Source material:
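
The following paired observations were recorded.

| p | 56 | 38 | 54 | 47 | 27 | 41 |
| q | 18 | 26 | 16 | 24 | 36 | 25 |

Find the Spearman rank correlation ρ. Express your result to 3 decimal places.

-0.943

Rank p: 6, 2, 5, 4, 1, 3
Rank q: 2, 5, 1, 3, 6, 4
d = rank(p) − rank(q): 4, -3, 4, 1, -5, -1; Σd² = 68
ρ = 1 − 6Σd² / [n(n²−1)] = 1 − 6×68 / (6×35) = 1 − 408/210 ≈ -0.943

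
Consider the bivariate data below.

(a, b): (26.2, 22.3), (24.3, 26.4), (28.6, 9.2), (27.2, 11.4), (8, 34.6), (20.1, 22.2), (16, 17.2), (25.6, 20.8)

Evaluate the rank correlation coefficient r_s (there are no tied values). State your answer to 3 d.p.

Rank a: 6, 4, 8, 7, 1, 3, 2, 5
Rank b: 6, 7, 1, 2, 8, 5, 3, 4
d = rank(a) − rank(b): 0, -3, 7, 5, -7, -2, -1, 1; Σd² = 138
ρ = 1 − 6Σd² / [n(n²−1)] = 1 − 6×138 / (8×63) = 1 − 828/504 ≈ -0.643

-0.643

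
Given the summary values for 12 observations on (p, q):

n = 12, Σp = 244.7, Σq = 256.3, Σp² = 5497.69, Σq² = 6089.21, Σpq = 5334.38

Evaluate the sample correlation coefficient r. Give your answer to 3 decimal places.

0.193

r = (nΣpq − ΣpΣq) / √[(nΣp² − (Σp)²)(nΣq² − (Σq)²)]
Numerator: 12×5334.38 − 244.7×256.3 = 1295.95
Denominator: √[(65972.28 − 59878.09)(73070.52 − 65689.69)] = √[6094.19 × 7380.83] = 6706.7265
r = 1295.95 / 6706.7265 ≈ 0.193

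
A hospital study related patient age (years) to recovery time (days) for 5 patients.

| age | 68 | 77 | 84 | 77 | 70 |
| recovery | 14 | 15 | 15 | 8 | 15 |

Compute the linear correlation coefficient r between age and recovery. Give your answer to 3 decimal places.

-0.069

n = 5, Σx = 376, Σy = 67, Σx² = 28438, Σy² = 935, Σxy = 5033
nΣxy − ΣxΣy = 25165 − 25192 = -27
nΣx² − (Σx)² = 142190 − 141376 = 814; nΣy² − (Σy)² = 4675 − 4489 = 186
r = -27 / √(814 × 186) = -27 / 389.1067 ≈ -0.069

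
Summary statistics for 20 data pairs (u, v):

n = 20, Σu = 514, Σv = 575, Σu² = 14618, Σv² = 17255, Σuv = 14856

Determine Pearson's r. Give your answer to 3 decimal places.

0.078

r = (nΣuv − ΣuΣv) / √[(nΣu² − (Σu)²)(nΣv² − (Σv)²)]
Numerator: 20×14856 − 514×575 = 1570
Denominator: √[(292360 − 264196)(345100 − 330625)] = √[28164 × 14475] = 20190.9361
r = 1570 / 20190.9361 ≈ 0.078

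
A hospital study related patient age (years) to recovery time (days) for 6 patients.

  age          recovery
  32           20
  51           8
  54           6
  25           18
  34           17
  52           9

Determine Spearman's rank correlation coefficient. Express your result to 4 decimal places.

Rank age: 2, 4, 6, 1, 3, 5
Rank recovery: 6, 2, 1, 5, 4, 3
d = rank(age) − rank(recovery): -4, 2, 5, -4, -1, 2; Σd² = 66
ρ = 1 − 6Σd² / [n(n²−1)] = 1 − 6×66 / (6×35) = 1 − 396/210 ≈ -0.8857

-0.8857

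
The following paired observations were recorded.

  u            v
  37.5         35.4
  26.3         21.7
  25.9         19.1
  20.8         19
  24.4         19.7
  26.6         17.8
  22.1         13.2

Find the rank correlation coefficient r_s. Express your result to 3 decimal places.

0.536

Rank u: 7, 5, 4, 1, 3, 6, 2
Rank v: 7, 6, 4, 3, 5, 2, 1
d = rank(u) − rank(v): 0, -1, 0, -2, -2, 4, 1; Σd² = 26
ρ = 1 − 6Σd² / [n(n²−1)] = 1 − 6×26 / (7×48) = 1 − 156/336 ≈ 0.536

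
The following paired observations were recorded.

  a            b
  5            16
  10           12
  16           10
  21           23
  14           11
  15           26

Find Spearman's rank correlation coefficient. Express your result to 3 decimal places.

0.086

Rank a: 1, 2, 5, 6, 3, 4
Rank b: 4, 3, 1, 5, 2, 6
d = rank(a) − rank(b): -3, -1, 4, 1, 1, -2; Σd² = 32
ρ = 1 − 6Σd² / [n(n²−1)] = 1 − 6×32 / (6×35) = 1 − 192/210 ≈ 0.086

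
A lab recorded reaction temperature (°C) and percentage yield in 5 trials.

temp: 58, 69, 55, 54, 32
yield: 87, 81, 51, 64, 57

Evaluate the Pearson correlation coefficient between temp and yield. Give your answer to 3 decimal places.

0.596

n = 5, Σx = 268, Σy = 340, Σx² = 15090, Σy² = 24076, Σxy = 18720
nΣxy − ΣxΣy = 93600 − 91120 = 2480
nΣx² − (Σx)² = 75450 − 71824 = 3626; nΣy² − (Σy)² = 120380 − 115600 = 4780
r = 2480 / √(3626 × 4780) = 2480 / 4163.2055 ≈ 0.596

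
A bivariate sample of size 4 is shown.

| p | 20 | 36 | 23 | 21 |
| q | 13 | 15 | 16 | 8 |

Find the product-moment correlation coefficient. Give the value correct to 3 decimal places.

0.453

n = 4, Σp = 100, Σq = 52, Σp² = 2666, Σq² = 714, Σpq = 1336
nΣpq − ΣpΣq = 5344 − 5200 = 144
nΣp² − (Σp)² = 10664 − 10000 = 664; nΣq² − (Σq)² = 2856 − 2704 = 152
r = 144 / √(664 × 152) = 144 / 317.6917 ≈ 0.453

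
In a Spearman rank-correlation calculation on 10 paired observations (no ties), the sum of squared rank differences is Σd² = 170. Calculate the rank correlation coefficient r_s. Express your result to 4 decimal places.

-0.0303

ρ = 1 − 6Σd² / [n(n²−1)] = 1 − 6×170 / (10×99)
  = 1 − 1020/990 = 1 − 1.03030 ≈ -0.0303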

--

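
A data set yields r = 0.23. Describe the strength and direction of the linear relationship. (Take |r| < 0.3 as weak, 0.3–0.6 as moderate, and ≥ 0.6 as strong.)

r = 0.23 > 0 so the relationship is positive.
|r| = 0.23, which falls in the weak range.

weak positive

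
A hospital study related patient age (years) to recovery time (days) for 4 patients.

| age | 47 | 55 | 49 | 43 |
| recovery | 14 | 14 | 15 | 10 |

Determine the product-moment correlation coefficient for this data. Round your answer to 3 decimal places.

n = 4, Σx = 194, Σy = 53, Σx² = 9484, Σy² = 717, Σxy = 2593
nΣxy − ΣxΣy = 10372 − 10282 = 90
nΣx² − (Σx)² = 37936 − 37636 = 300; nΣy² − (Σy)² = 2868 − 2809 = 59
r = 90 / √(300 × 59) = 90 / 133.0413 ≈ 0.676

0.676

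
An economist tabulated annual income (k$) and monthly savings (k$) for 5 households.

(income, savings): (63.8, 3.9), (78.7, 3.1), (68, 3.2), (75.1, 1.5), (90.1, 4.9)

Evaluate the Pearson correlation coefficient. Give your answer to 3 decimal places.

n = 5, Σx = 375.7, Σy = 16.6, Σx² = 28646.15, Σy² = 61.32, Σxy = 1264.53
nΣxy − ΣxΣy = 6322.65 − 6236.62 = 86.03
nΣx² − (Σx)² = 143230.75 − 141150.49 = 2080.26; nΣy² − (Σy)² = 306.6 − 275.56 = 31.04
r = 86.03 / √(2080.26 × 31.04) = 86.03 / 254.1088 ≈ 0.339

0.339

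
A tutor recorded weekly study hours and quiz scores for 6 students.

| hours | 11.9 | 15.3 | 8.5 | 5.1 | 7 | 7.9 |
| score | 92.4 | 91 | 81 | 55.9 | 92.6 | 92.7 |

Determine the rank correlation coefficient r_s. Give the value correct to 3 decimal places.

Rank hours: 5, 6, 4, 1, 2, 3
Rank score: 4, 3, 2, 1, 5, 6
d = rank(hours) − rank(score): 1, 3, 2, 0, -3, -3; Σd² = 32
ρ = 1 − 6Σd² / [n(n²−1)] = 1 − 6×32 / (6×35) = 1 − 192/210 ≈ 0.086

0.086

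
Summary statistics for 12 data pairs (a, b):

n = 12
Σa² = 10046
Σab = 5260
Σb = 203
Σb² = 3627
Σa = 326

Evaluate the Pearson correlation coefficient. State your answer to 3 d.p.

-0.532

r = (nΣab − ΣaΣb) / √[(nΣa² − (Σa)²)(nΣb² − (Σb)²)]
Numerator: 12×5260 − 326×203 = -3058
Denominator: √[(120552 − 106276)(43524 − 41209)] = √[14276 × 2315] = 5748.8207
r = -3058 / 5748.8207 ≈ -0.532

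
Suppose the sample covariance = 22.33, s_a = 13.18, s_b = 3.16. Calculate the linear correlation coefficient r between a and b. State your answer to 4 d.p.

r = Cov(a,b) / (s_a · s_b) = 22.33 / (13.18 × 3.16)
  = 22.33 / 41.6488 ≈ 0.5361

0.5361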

Task directions: Your answer should be the lines above, from the line containing "Given the summary" up to and including the line containing "Summary statistics for 20", reproduced exactly and with nothing else.

Answer to this task:
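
Given the summary values for 12 observations on (p, q):

n = 12, Σp = 244.7, Σq = 256.3, Σp² = 5497.69, Σq² = 6089.21, Σpq = 5334.38

Evaluate the sample correlation coefficient r. Give your answer to 3 decimal places.

0.193

r = (nΣpq − ΣpΣq) / √[(nΣp² − (Σp)²)(nΣq² − (Σq)²)]
Numerator: 12×5334.38 − 244.7×256.3 = 1295.95
Denominator: √[(65972.28 − 59878.09)(73070.52 − 65689.69)] = √[6094.19 × 7380.83] = 6706.7265
r = 1295.95 / 6706.7265 ≈ 0.193

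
A hospital study related patient age (years) to recovery time (days) for 5 patients.

| age | 68 | 77 | 84 | 77 | 70 |
| recovery | 14 | 15 | 15 | 8 | 15 |

Compute the linear correlation coefficient r between age and recovery. Give your answer to 3 decimal places.

-0.069

n = 5, Σx = 376, Σy = 67, Σx² = 28438, Σy² = 935, Σxy = 5033
nΣxy − ΣxΣy = 25165 − 25192 = -27
nΣx² − (Σx)² = 142190 − 141376 = 814; nΣy² − (Σy)² = 4675 − 4489 = 186
r = -27 / √(814 × 186) = -27 / 389.1067 ≈ -0.069

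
Summary statistics for 20 data pairs (u, v):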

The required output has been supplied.